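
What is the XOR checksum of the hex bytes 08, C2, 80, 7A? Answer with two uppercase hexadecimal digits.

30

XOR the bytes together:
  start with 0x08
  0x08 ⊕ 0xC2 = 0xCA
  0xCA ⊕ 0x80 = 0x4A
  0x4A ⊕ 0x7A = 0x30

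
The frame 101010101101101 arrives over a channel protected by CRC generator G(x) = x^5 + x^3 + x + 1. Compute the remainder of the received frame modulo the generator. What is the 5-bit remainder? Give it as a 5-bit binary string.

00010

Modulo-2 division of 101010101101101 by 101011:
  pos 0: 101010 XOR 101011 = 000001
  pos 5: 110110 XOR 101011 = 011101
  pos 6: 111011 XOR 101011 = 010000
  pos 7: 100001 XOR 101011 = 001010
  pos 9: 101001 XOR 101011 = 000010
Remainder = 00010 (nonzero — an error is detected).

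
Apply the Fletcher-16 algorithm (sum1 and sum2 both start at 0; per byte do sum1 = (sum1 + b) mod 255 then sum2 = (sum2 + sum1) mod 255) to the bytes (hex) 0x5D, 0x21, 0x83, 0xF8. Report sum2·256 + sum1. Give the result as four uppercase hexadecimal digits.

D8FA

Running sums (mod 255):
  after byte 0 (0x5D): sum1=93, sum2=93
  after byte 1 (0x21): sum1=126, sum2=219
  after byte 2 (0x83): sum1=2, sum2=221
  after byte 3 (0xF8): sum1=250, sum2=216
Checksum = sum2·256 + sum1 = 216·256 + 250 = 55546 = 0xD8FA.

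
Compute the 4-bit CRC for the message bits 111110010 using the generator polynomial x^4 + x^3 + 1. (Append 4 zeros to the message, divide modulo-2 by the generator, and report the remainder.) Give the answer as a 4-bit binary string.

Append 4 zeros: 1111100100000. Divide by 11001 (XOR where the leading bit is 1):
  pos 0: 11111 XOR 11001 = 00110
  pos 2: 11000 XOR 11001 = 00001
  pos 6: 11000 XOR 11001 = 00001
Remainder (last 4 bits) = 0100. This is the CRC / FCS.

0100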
==========
TASK TO COMPLETE =>
Word for word, copy the line containing "The frame 101010101101101" and each line after it to the end of the records, and nothing besides.

RESPONSE BOX =>
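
The frame 101010101101101 arrives over a channel protected by CRC generator G(x) = x^5 + x^3 + x + 1. Compute the remainder of the received frame modulo the generator. What is the 5-bit remainder? Give it as a 5-bit binary string.

00010

Modulo-2 division of 101010101101101 by 101011:
  pos 0: 101010 XOR 101011 = 000001
  pos 5: 110110 XOR 101011 = 011101
  pos 6: 111011 XOR 101011 = 010000
  pos 7: 100001 XOR 101011 = 001010
  pos 9: 101001 XOR 101011 = 000010
Remainder = 00010 (nonzero — an error is detected).

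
Apply the Fletcher-16 algorithm (sum1 and sum2 both start at 0; per byte do sum1 = (sum1 + b) mod 255 then sum2 = (sum2 + sum1) mod 255) to the bytes (hex) 0x5D, 0x21, 0x83, 0xF8. Report sum2·256 + sum1. Give the result as four uppercase hexadecimal digits.

D8FA

Running sums (mod 255):
  after byte 0 (0x5D): sum1=93, sum2=93
  after byte 1 (0x21): sum1=126, sum2=219
  after byte 2 (0x83): sum1=2, sum2=221
  after byte 3 (0xF8): sum1=250, sum2=216
Checksum = sum2·256 + sum1 = 216·256 + 250 = 55546 = 0xD8FA.

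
Compute the 4-bit CRC for the message bits 111110010 using the generator polynomial x^4 + x^3 + 1. (Append 4 zeros to the message, divide modulo-2 by the generator, and report the remainder.) Give the answer as a 4-bit binary string.

Append 4 zeros: 1111100100000. Divide by 11001 (XOR where the leading bit is 1):
  pos 0: 11111 XOR 11001 = 00110
  pos 2: 11000 XOR 11001 = 00001
  pos 6: 11000 XOR 11001 = 00001
Remainder (last 4 bits) = 0100. This is the CRC / FCS.

0100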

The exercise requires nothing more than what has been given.